Assignment: Restate the records below word for word.

Data provided:
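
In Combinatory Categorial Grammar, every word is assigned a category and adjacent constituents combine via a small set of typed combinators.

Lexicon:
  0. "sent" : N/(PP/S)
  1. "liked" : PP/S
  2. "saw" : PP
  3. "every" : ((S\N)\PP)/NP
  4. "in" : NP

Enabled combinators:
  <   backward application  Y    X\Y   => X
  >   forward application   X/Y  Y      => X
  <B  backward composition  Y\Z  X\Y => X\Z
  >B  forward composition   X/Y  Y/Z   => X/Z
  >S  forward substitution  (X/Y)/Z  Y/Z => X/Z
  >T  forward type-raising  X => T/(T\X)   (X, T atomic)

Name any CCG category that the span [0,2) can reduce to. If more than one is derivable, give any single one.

N

[0,5] S   <
  [0,2] N   >
    [0,1] "sent" : N/(PP/S)
    [1,2] "liked" : PP/S
  [2,5] S\N   <
    [2,3] "saw" : PP
    [3,5] (S\N)\PP   >
      [3,4] "every" : ((S\N)\PP)/NP
      [4,5] "in" : NP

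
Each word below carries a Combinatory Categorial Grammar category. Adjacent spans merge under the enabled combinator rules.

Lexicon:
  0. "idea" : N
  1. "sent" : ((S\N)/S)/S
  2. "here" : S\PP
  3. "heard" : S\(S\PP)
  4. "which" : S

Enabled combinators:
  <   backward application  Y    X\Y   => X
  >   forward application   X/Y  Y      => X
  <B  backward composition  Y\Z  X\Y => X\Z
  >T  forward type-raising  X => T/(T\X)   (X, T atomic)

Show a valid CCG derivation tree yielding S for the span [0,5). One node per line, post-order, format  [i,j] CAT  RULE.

[0,1] N  lex  "idea"
[1,2] ((S\N)/S)/S  lex  "sent"
[2,3] S\PP  lex  "here"
[3,4] S\(S\PP)  lex  "heard"
[2,4] S  <  k=3
[1,4] (S\N)/S  >  k=2
[4,5] S  lex  "which"
[1,5] S\N  >  k=4
[0,5] S  <  k=1

[0,5] S   <
  [0,1] "idea" : N
  [1,5] S\N   >
    [1,4] (S\N)/S   >
      [1,2] "sent" : ((S\N)/S)/S
      [2,4] S   <
        [2,3] "here" : S\PP
        [3,4] "heard" : S\(S\PP)
    [4,5] "which" : S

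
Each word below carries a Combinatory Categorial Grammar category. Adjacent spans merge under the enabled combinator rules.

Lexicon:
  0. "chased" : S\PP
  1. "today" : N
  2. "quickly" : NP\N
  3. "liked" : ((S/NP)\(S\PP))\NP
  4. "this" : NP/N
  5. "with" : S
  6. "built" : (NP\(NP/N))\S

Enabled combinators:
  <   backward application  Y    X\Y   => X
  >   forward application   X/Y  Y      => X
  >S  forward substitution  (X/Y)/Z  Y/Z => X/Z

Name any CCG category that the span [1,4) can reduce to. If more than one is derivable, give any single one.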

Solution for this problem:
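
In Combinatory Categorial Grammar, every word is assigned a category and adjacent constituents combine via a small set of typed combinators.

Lexicon:
  0. "sent" : N/(PP/S)
  1. "liked" : PP/S
  2. "saw" : PP
  3. "every" : ((S\N)\PP)/NP
  4. "in" : NP

Enabled combinators:
  <   backward application  Y    X\Y   => X
  >   forward application   X/Y  Y      => X
  <B  backward composition  Y\Z  X\Y => X\Z
  >B  forward composition   X/Y  Y/Z   => X/Z
  >S  forward substitution  (X/Y)/Z  Y/Z => X/Z
  >T  forward type-raising  X => T/(T\X)   (X, T atomic)

Name any CCG category that the span [0,2) can reduce to. If more than one is derivable, give any single one.

N

[0,5] S   <
  [0,2] N   >
    [0,1] "sent" : N/(PP/S)
    [1,2] "liked" : PP/S
  [2,5] S\N   <
    [2,3] "saw" : PP
    [3,5] (S\N)\PP   >
      [3,4] "every" : ((S\N)\PP)/NP
      [4,5] "in" : NP

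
Each word below carries a Combinatory Categorial Grammar category. Adjacent spans merge under the enabled combinator rules.

Lexicon:
  0. "idea" : N
  1. "sent" : ((S\N)/S)/S
  2. "here" : S\PP
  3. "heard" : S\(S\PP)
  4. "which" : S

Enabled combinators:
  <   backward application  Y    X\Y   => X
  >   forward application   X/Y  Y      => X
  <B  backward composition  Y\Z  X\Y => X\Z
  >T  forward type-raising  X => T/(T\X)   (X, T atomic)

Show a valid CCG derivation tree yielding S for the span [0,5). One node per line, post-order, format  [i,j] CAT  RULE.

[0,1] N  lex  "idea"
[1,2] ((S\N)/S)/S  lex  "sent"
[2,3] S\PP  lex  "here"
[3,4] S\(S\PP)  lex  "heard"
[2,4] S  <  k=3
[1,4] (S\N)/S  >  k=2
[4,5] S  lex  "which"
[1,5] S\N  >  k=4
[0,5] S  <  k=1

[0,5] S   <
  [0,1] "idea" : N
  [1,5] S\N   >
    [1,4] (S\N)/S   >
      [1,2] "sent" : ((S\N)/S)/S
      [2,4] S   <
        [2,3] "here" : S\PP
        [3,4] "heard" : S\(S\PP)
    [4,5] "which" : S

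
Each word below carries a Combinatory Categorial Grammar category. Adjacent spans merge under the enabled combinator rules.

Lexicon:
  0. "chased" : S\PP
  1. "today" : N
  2. "quickly" : NP\N
  3. "liked" : ((S/NP)\(S\PP))\NP
  4. "this" : NP/N
  5. "with" : S
  6. "built" : (NP\(NP/N))\S

Enabled combinators:
  <   backward application  Y    X\Y   => X
  >   forward application   X/Y  Y      => X
  >S  forward substitution  (X/Y)/Z  Y/Z => X/Z

Name any CCG category that the span [1,4) can reduce to. If more than one is derivable, give any single one.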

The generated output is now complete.